[Dataset entries]
+--

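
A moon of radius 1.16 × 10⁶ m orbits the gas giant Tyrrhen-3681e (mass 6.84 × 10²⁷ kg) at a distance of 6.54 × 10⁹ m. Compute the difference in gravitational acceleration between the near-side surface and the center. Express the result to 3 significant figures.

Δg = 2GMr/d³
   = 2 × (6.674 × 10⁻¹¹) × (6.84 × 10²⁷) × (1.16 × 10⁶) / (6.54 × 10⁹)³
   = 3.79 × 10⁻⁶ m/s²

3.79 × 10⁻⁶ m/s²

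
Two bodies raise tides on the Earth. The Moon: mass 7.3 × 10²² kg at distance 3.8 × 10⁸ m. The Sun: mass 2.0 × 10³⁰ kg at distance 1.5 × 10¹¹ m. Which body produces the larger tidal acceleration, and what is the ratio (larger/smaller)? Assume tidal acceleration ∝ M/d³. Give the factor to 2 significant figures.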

+--

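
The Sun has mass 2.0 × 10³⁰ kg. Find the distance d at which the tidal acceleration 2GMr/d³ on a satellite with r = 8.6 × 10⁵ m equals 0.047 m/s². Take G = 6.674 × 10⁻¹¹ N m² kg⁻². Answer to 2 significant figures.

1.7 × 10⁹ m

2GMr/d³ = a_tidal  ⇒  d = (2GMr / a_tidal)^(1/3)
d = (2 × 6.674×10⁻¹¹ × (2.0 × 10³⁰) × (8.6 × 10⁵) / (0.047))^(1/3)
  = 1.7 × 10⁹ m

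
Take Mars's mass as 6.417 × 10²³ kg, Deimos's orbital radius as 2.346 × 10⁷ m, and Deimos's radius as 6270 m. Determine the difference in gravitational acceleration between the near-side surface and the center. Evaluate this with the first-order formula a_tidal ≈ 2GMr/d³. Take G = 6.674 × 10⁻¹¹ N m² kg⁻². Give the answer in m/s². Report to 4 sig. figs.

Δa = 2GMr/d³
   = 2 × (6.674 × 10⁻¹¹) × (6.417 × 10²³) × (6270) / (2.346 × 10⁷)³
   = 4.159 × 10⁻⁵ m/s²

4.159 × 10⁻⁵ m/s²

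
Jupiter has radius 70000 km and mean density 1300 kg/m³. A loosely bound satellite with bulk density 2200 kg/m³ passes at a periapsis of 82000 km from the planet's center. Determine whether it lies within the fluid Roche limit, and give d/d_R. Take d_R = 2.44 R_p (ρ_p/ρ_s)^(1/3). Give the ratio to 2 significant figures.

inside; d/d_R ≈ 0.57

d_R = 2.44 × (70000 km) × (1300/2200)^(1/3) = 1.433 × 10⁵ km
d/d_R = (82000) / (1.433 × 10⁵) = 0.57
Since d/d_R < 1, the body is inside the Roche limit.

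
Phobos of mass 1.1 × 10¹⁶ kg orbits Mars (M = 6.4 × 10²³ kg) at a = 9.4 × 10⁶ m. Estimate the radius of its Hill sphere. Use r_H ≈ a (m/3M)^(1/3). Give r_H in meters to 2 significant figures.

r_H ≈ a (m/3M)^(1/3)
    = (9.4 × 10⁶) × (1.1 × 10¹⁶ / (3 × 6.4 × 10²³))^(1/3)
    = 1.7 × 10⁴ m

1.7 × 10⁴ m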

+--

__Exercise brief__. From the data above, reproduce word for word the lines running from the line with "A moon of radius" to the line with "Two bodies raise", ends included.

__Answer section__.
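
A moon of radius 1.16 × 10⁶ m orbits the gas giant Tyrrhen-3681e (mass 6.84 × 10²⁷ kg) at a distance of 6.54 × 10⁹ m. Compute the difference in gravitational acceleration between the near-side surface and the center. Express the result to 3 significant figures.

Δg = 2GMr/d³
   = 2 × (6.674 × 10⁻¹¹) × (6.84 × 10²⁷) × (1.16 × 10⁶) / (6.54 × 10⁹)³
   = 3.79 × 10⁻⁶ m/s²

3.79 × 10⁻⁶ m/s²

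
Two bodies raise tides on the Earth. The Moon: mass 7.3 × 10²² kg at distance 3.8 × 10⁸ m. The Sun: mass 2.0 × 10³⁰ kg at distance 1.5 × 10¹¹ m. Which body produces the larger tidal acceleration, and what is the ratio (larger/smaller)? Assume tidal acceleration ∝ M/d³. Give the factor to 2 significant figures.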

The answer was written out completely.